▸ ACTIVITY: Read through the material below and find each line that has the word "left"; copy it.
++++
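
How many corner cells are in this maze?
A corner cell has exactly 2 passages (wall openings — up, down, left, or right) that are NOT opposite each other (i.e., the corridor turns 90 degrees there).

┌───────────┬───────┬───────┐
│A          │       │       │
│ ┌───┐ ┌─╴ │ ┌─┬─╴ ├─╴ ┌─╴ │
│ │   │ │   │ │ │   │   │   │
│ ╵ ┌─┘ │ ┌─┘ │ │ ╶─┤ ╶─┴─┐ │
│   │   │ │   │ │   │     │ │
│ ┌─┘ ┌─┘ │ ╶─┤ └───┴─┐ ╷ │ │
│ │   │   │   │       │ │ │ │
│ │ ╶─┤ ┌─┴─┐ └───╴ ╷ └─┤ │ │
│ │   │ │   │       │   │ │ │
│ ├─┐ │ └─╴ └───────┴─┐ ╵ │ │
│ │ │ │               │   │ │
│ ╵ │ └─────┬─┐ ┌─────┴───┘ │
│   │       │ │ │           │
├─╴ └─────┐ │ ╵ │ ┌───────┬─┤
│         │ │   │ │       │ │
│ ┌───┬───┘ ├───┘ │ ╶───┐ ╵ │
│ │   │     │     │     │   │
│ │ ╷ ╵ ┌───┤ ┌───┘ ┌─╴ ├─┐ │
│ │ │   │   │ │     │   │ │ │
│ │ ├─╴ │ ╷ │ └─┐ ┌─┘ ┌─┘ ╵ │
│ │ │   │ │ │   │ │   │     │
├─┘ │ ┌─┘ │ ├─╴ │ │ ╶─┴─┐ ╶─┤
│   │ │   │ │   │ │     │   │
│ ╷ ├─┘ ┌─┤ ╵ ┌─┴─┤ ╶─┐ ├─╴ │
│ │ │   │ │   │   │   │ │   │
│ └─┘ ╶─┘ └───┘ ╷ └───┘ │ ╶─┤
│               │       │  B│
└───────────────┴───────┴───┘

Counting corner cells (2 non-opposite passages):
Total corners: 91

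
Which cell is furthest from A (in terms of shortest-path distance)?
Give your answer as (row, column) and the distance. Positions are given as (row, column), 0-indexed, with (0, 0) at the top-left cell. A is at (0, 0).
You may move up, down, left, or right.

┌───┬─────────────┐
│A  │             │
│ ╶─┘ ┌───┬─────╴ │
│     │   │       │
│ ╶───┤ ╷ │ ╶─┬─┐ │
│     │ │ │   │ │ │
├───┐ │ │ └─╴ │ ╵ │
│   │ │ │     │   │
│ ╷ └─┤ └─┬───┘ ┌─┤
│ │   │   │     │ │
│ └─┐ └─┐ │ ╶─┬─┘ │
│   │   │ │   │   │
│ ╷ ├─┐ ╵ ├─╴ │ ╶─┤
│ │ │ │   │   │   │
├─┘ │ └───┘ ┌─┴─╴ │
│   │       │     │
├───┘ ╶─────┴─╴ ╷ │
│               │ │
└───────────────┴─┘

Computing BFS distances from A to all cells:
Furthest cell: (7, 0)
Distance: 41 steps

Path from A to the furthest cell:

┌───┬─────────────┐
│A  │↱ → → → → → ↓│
│ ╶─┘ ┌───┬─────╴ │
│↳ → ↑│↓ ↰│↓ ← ← ↲│
│ ╶───┤ ╷ │ ╶─┬─┐ │
│     │↓│↑│↳ ↓│ │ │
├───┐ │ │ └─╴ │ ╵ │
│↓ ↰│ │↓│↑ ← ↲│   │
│ ╷ └─┤ └─┬───┘ ┌─┤
│↓│↑ ↰│↳ ↓│     │ │
│ └─┐ └─┐ │ ╶─┬─┘ │
│↳ ↓│↑ ↰│↓│   │   │
│ ╷ ├─┐ ╵ ├─╴ │ ╶─┤
│ │↓│ │↑ ↲│   │   │
├─┘ │ └───┘ ┌─┴─╴ │
│B ↲│       │     │
├───┘ ╶─────┴─╴ ╷ │
│               │ │
└───────────────┴─┘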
++++
▸ RESULT:
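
A corner cell has exactly 2 passages (wall openings — up, down, left, or right) that are NOT opposite each other (i.e., the corridor turns 90 degrees there).
Give your answer as (row, column) and the distance. Positions are given as (row, column), 0-indexed, with (0, 0) at the top-left cell. A is at (0, 0).
You may move up, down, left, or right.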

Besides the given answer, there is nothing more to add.